TASK BRIEF: How many lines below hold the string "whether"? Report that number alone.

TASK INPUT:

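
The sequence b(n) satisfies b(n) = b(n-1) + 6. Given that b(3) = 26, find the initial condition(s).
b(3) = b(0) + 3·6, so b(0) = 26 - 18 = 8.

b(0) = 8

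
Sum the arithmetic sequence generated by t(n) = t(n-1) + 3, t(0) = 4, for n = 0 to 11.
Computing the sequence terms: 4, 7, 10, 13, 16, 19, 22, 25, 28, 31, 34, 37
Adding these values together:

246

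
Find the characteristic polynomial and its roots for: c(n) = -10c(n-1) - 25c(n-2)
Substitute c(n) = rⁿ and divide through by rⁿ⁻²: r² + 10r + 25 = 0
Factor: (r + 5)² = 0, so r = -5 (double root).
General solution: c(n) = (A + Bn)·(-5)ⁿ

Characteristic: r² + 10r + 25 = 0, Roots: r = -5 (double root)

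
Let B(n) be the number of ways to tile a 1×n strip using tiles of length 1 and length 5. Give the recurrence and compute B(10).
Condition on the last tile: it has length 1 (leaving a 1×(n-1) strip) or length 5 (leaving a 1×(n-5) strip), so B(n) = B(n-1) + B(n-5) (order-5 linear recurrence).
For 0 ≤ i < 5 only unit tiles fit, so B(i) = 1.
Iterating the recurrence: B(5) = 2, B(6) = 3, B(7) = 4, B(8) = 5, B(9) = 6, B(10) = 8.

B(n) = B(n-1) + B(n-5), with B(i) = 1 for 0 ≤ i < 5; B(10) = 8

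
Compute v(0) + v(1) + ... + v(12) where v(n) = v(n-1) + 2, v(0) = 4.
Computing the sequence terms: 4, 6, 8, 10, 12, 14, 16, 18, 20, 22, 24, 26, 28
Adding these values together:

208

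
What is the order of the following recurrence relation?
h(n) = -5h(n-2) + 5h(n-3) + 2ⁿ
The order is the largest lag k for which h(n-k) appears. Here the deepest term is h(n-3) (the 2ⁿ term is non-homogeneous and does not affect the order), so the order is 3.

Order 3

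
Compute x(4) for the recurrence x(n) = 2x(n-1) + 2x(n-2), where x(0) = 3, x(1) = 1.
Computing the sequence terms:
3, 1, 8, 18, 52

52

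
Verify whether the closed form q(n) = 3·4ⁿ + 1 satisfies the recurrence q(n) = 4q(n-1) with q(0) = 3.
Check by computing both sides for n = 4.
From the recurrence with q(0) = 3:
  q(0) = 3, q(1) = 12, q(2) = 48, q(3) = 192, q(4) = 768
  so the recurrence gives q(4) = 768.
From the proposed closed form q(n) = 3·4ⁿ + 1:
  q(4) = 769.
The recurrence gives 768 but the closed form gives 769, so the closed form does not satisfy the recurrence.

No, the closed form is incorrect.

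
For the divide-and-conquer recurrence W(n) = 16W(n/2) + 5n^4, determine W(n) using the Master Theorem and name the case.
Master Theorem template: W(n) = a·W(n/b) + f(n).
Here: a=16, b=2, f(n)=5n^4
Compute log_b(a) = log_2(16) = 4.
f(n) = 5n^4 = Θ(n^4). Case 2: W(n) = Θ(n^4 log n).

Case 2: W(n) = Θ(n^4 log n)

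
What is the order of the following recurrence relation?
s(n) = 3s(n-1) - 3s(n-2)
The order is the largest lag k for which s(n-k) appears. Here the deepest term is s(n-2), so the order is 2.

Order 2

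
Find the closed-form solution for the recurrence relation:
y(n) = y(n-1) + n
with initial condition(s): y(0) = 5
Recurrence: y(n) = y(n-1) + n, initial: y(0) = 5.
Telescoping: y(n) = y(0) + Σᵢ₌₁ⁿ i = 5 + n(n+1)/2.

y(n) = n(n+1)/2 + 5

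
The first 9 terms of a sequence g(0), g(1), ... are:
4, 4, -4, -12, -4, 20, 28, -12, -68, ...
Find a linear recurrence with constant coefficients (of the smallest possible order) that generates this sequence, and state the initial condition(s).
Look for the lowest-order linear relation among consecutive terms.
Observation: g(n) - 1·g(n-1) - (-2)·g(n-2) = 0 holds for the shown terms, and no order-1 relation g(n) = α·g(n-1) + β fits.
Check at n=3: 1·-4 + (-2)·4 = -12. ✓

g(n) = g(n-1) - 2g(n-2), g(0) = 4, g(1) = 4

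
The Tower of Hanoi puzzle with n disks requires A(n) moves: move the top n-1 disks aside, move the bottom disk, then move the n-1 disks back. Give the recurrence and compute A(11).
Moving n disks = move the top n-1 disks aside (A(n-1) moves) + move the largest disk (1 move) + move the n-1 disks back on top (A(n-1) moves), so A(n) = 2A(n-1) + 1, with A(1) = 1 (a single disk takes one move).
First terms: 1, 3, 7, 15, 31, 63, … — each is one less than a power of 2. Indeed A(n) + 1 = 2(A(n-1) + 1) with A(1) + 1 = 2, so A(n) + 1 = 2ⁿ and A(n) = 2ⁿ - 1.
Hence A(11) = 2^11 - 1 = 2048 - 1 = 2047.

A(n) = 2A(n-1) + 1, A(1) = 1; A(11) = 2047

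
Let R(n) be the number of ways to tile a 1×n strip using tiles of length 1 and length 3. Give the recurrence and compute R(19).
Condition on the last tile: it has length 1 (leaving a 1×(n-1) strip) or length 3 (leaving a 1×(n-3) strip), so R(n) = R(n-1) + R(n-3) (order-3 linear recurrence).
For 0 ≤ i < 3 only unit tiles fit, so R(i) = 1.
Iterating the recurrence: R(3) = 2, R(4) = 3, R(5) = 4, R(6) = 6, R(7) = 9, R(8) = 13, R(9) = 19, R(10) = 28, R(11) = 41, R(12) = 60, R(13) = 88, R(14) = 129, R(15) = 189, R(16) = 277, R(17) = 406, R(18) = 595, R(19) = 872.

R(n) = R(n-1) + R(n-3), with R(i) = 1 for 0 ≤ i < 3; R(19) = 872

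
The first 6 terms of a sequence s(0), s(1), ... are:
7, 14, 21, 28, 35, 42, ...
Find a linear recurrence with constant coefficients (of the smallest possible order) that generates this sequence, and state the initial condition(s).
Look for the lowest-order linear relation among consecutive terms.
Observation: consecutive differences are constant (= 7).
Check at n=2: 1·14 + 7 = 21. ✓

s(n) = s(n-1) + 7, s(0) = 7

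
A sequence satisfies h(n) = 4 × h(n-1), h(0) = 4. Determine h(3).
Computing step by step:
h(0) = 4
h(1) = 4 × 4 = 16
h(2) = 4 × 16 = 64
h(3) = 4 × 64 = 256

256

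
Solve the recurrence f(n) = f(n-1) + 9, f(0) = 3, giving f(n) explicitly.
Recurrence: f(n) = f(n-1) + 9, initial: f(0) = 3.
Each step adds 9, so f(n) = f(0) + 9n = 9n + 3.

f(n) = 9n + 3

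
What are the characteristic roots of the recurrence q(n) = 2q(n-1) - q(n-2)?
Substitute q(n) = rⁿ and divide through by rⁿ⁻²: r² - 2r + 1 = 0
Factor: (r - 1)² = 0, so r = 1 (double root).
General solution: q(n) = (A + Bn)·1ⁿ

Characteristic: r² - 2r + 1 = 0, Roots: r = 1 (double root)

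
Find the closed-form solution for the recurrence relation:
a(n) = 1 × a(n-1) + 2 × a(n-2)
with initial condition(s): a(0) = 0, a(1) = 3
Recurrence: a(n) = 1 × a(n-1) + 2 × a(n-2), initial: a(0) = 0, a(1) = 3.
Characteristic equation: r² - 1r - 2 = 0, which factors as (r - 2)(r + 1) = 0, so r = 2, -1. General solution a(n) = A·2ⁿ + B·(-1)ⁿ. From a(0) = 0: A + B = 0. From a(1) = 3: 2A - 1B = 3. Solving gives A = 1, B = -1.

a(n) = 2ⁿ - (-1)ⁿ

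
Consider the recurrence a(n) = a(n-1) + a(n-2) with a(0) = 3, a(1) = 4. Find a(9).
Computing the sequence terms:
3, 4, 7, 11, 18, 29, 47, 76, 123, 199

199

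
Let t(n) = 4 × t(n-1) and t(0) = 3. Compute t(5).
Computing step by step:
t(0) = 3
t(1) = 4 × 3 = 12
t(2) = 4 × 12 = 48
t(3) = 4 × 48 = 192
t(4) = 4 × 192 = 768
t(5) = 4 × 768 = 3072

3072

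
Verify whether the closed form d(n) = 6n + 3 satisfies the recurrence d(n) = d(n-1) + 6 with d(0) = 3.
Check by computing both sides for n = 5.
From the recurrence with d(0) = 3:
  d(0) = 3, d(1) = 9, d(2) = 15, d(3) = 21, d(4) = 27, d(5) = 33
  so the recurrence gives d(5) = 33.
From the proposed closed form d(n) = 6n + 3:
  d(5) = 33.
Both sides give 33 at n = 5, and the initial condition(s) match, so the closed form is consistent.

Yes, the closed form is correct.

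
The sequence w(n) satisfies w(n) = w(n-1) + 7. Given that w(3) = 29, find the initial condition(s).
w(3) = w(0) + 3·7, so w(0) = 29 - 21 = 8.

w(0) = 8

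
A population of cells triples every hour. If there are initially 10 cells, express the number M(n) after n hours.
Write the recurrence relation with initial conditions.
Each hour multiplies the count by 3, so the count after n hours depends only on the count after n-1 hours: M(n) = 3 × M(n-1). The starting count gives M(0) = 10.
Unrolling n times gives the closed form M(n) = 10 × 3ⁿ.

M(n) = 3 × M(n-1), M(0) = 10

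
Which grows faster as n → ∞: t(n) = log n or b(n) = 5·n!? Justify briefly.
Comparing growth rates:
Growth-rate hierarchy: log n ≺ any polynomial ≺ any exponential cⁿ (c>1) ≺ n! ≺ nⁿ.
factorial dominates logarithmic asymptotically.

b(n) grows faster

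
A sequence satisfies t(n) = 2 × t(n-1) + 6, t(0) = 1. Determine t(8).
Computing step by step:
t(0) = 1
t(1) = 2 × 1 + 6 = 8
t(2) = 2 × 8 + 6 = 22
t(3) = 2 × 22 + 6 = 50
t(4) = 2 × 50 + 6 = 106
t(5) = 2 × 106 + 6 = 218
t(6) = 2 × 218 + 6 = 442
t(7) = 2 × 442 + 6 = 890
t(8) = 2 × 890 + 6 = 1786

1786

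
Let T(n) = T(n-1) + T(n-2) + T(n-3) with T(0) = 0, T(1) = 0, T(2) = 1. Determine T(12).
Computing the sequence terms:
0, 0, 1, 1, 2, 4, 7, 13, 24, 44, 81, 149, 274

274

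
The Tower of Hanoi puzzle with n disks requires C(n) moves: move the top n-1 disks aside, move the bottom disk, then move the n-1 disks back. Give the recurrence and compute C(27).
Moving n disks = move the top n-1 disks aside (C(n-1) moves) + move the largest disk (1 move) + move the n-1 disks back on top (C(n-1) moves), so C(n) = 2C(n-1) + 1, with C(1) = 1 (a single disk takes one move).
First terms: 1, 3, 7, 15, 31, 63, … — each is one less than a power of 2. Indeed C(n) + 1 = 2(C(n-1) + 1) with C(1) + 1 = 2, so C(n) + 1 = 2ⁿ and C(n) = 2ⁿ - 1.
Hence C(27) = 2^27 - 1 = 134217728 - 1 = 134217727.

C(n) = 2C(n-1) + 1, C(1) = 1; C(27) = 134217727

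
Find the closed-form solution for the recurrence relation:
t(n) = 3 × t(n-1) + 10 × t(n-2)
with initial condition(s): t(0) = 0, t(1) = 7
Recurrence: t(n) = 3 × t(n-1) + 10 × t(n-2), initial: t(0) = 0, t(1) = 7.
Characteristic equation: r² - 3r - 10 = 0, which factors as (r - 5)(r + 2) = 0, so r = 5, -2. General solution t(n) = A·5ⁿ + B·(-2)ⁿ. From t(0) = 0: A + B = 0. From t(1) = 7: 5A - 2B = 7. Solving gives A = 1, B = -1.

t(n) = 5ⁿ - (-2)ⁿ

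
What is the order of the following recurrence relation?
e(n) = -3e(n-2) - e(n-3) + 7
The order is the largest lag k for which e(n-k) appears. Here the deepest term is e(n-3) (the 7 term is non-homogeneous and does not affect the order), so the order is 3.

Order 3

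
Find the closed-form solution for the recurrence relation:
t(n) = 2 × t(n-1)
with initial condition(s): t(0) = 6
Recurrence: t(n) = 2 × t(n-1), initial: t(0) = 6.
Each term is 2 times the previous, so this is geometric with ratio 2. After n steps: t(n) = t(0)·2ⁿ = 6·2ⁿ.

t(n) = 6·2ⁿ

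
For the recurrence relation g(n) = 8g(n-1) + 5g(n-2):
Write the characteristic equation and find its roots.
Substitute g(n) = rⁿ and divide through by rⁿ⁻²: r² - 8r - 5 = 0
Discriminant: 8² + 4·5 = 84, not a perfect square, so by the quadratic formula r = (8 ± √84)/2.
General solution: g(n) = A·r₁ⁿ + B·r₂ⁿ where r₁,r₂ = (8 ± √84)/2

Characteristic: r² - 8r - 5 = 0, Roots: r = (8 ± √84)/2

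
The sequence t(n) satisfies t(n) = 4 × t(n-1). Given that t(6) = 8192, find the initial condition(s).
In general t(n) = 4ⁿ · t(0). At n = 6: t(0) = t(6) / 4^6 = 8192 / 4096 = 2.

t(0) = 2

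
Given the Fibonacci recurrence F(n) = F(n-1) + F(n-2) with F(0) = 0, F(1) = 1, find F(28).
Computing the sequence terms:
0, 1, 1, 2, 3, 5, 8, 13, 21, 34, 55, 89, 144, 233, 377, 610, 987, 1597, 2584, 4181, 6765, 10946, 17711, 28657, 46368, 75025, 121393, 196418, 317811

317811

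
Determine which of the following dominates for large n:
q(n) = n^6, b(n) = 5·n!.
Comparing growth rates:
Growth-rate hierarchy: log n ≺ any polynomial ≺ any exponential cⁿ (c>1) ≺ n! ≺ nⁿ.
factorial dominates polynomial degree 6 asymptotically.

b(n) grows faster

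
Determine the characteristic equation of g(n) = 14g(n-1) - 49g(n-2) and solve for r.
Substitute g(n) = rⁿ and divide through by rⁿ⁻²: r² - 14r + 49 = 0
Factor: (r - 7)² = 0, so r = 7 (double root).
General solution: g(n) = (A + Bn)·7ⁿ

Characteristic: r² - 14r + 49 = 0, Roots: r = 7 (double root)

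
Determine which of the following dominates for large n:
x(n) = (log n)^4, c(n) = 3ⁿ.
Comparing growth rates:
Growth-rate hierarchy: log n ≺ any polynomial ≺ any exponential cⁿ (c>1) ≺ n! ≺ nⁿ.
exponential base 3 dominates polylogarithmic (log n)^4 asymptotically.

c(n) grows faster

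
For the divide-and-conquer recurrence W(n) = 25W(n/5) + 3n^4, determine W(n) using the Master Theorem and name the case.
Master Theorem template: W(n) = a·W(n/b) + f(n).
Here: a=25, b=5, f(n)=3n^4
Compute log_b(a) = log_5(25) = 2.
f(n) = 3n^4 = Ω(n^(2+ε)) with ε = 2, and the regularity condition holds (a·f(n/b) = (a/b^4)·f(n) with a/b^4 = 5^-2 < 1). Case 3: W(n) = Θ(f(n)) = Θ(n^4).

Case 3: W(n) = Θ(n^4)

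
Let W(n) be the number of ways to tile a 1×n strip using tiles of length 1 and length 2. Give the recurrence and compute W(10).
Condition on the last tile: it has length 1 (leaving a 1×(n-1) strip) or length 2 (leaving a 1×(n-2) strip), so W(n) = W(n-1) + W(n-2) (order-2 linear recurrence).
For 0 ≤ i < 2 only unit tiles fit, so W(i) = 1.
Iterating the recurrence: W(2) = 2, W(3) = 3, W(4) = 5, W(5) = 8, W(6) = 13, W(7) = 21, W(8) = 34, W(9) = 55, W(10) = 89.

W(n) = W(n-1) + W(n-2), with W(i) = 1 for 0 ≤ i < 2; W(10) = 89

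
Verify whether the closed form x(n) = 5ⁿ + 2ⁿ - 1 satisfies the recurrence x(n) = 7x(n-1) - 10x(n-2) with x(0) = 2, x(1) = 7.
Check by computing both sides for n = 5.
From the recurrence with x(0) = 2, x(1) = 7:
  x(0) = 2, x(1) = 7, x(2) = 29, x(3) = 133, x(4) = 641, x(5) = 3157
  so the recurrence gives x(5) = 3157.
From the proposed closed form x(n) = 5ⁿ + 2ⁿ - 1:
  x(5) = 3156.
The recurrence gives 3157 but the closed form gives 3156, so the closed form does not satisfy the recurrence.

No, the closed form is incorrect.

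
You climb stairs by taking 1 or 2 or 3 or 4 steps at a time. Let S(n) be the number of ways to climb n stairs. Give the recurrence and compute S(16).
Condition on the size of the last step (1 to 4): before it there were n-1, …, n-4 stairs climbed, and these cases are disjoint, so S(n) = S(n-1) + S(n-2) + S(n-3) + S(n-4) (order-4 linear recurrence).
Initial conditions by direct count (compositions of i into parts ≤ 4): S(1) = 1; S(2) = 2; S(3) = 4; S(4) = 8.
Iterating the recurrence: S(5) = 15, S(6) = 29, S(7) = 56, S(8) = 108, S(9) = 208, S(10) = 401, S(11) = 773, S(12) = 1490, S(13) = 2872, S(14) = 5536, S(15) = 10671, S(16) = 20569.

S(n) = S(n-1) + S(n-2) + S(n-3) + S(n-4), S(1) = 1, S(2) = 2, S(3) = 4, S(4) = 8; S(16) = 20569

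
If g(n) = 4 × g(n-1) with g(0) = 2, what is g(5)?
Computing step by step:
g(0) = 2
g(1) = 4 × 2 = 8
g(2) = 4 × 8 = 32
g(3) = 4 × 32 = 128
g(4) = 4 × 128 = 512
g(5) = 4 × 512 = 2048

2048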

ANSWER SPACE: 3